= Data for analysis =
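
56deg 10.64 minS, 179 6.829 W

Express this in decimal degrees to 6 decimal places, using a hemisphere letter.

Latitude: 10.64′ = 0.177333°; total 56.1773333
Longitude: 6.829′ = 0.113817°; total 179.1138167

56.177333° S, 179.113817° W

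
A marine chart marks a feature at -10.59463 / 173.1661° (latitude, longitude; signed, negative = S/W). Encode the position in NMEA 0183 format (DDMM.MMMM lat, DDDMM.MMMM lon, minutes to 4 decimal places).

Latitude is negative → S; |value| = 10.594630
Latitude: fractional part 0.594630 → 35.677800 minutes
λ: 173° + 0.166100 × 60 = 173° 9.966000′

1035.6778,S / 17309.9660,E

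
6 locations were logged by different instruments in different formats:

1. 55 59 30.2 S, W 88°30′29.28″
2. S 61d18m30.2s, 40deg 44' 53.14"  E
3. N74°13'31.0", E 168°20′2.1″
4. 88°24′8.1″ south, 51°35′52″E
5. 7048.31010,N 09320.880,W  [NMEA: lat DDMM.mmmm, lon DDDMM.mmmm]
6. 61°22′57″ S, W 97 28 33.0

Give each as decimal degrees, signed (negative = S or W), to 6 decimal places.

Point 1:
  Latitude: 59′ + 30.2″ = 59.50333′; 55 + 59.50333/60 = 55.9917222
  hemisphere S, so the sign is −
  Lon: 30′ + 29.28″ = 30.48800′; 88 + 30.48800/60 = 88.5081333
  hemisphere W, so the sign is −
Point 2:
  Lat: 61 + 18/60 + 30.2/3600 = 61.3083889
  S → negative
  λ: 40 + 44/60 + 53.14/3600 = 40.7480944
  E ⇒ keep positive
Point 3:
  Latitude: 13′ + 31″ = 13.51667′; 74 + 13.51667/60 = 74.2252778
  N → positive
  Lon: 168 + 20/60 + 2.1/3600 = 168.3339167
  E → positive
Point 4:
  Lat: 88° + 24/60 + 8.1/3600 = 88 + 0.400000 + 0.002250 = 88.4022500
  S → negative
  Longitude: 35′ + 52″ = 35.86667′; 51 + 35.86667/60 = 51.5977778
  E ⇒ keep positive
Point 5:
  Latitude: degrees = first 2 digits = 70, minutes = 48.3101; 70 + 48.3101/60 = 70.8051683
  N ⇒ keep positive
  λ: split at 3 digits → 093° and 20.88′; 93 + 20.88/60 = 93.3480000
  hemisphere W, so the sign is −
Point 6:
  Latitude: 61 + 22/60 + 57/3600 = 61.3825000
  S → negative
  λ: 97° + 28/60 + 33/3600 = 97 + 0.466667 + 0.009167 = 97.4758333
  W → negative

1. -55.991722, -88.508133
2. -61.308389, 40.748094
3. 74.225278, 168.333917
4. -88.402250, 51.597778
5. 70.805168, -93.348000
6. -61.382500, -97.475833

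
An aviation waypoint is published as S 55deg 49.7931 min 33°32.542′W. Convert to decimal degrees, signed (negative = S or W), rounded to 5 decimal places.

-55.82989, -33.54237

Lat: 49.7931′ = 0.829885°; total 55.829885
S → negative
Lon: 32.542′ = 0.542367°; total 33.542367
W ⇒ negate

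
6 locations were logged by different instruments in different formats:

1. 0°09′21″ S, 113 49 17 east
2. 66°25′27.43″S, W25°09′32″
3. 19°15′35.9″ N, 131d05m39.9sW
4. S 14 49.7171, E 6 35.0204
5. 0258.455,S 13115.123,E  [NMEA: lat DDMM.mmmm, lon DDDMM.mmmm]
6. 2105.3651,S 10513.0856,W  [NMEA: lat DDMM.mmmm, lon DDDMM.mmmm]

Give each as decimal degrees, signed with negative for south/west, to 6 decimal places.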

= Assignment =
From the records above, transcribe without alteration every line from the one with "5. 7048.31010,N 09320.880,W" to the one with "6. 61°22′57″ S, W 97 28 33.0", inclusive.

= Solution to this exercise =
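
5. 7048.31010,N 09320.880,W  [NMEA: lat DDMM.mmmm, lon DDDMM.mmmm]
6. 61°22′57″ S, W 97 28 33.0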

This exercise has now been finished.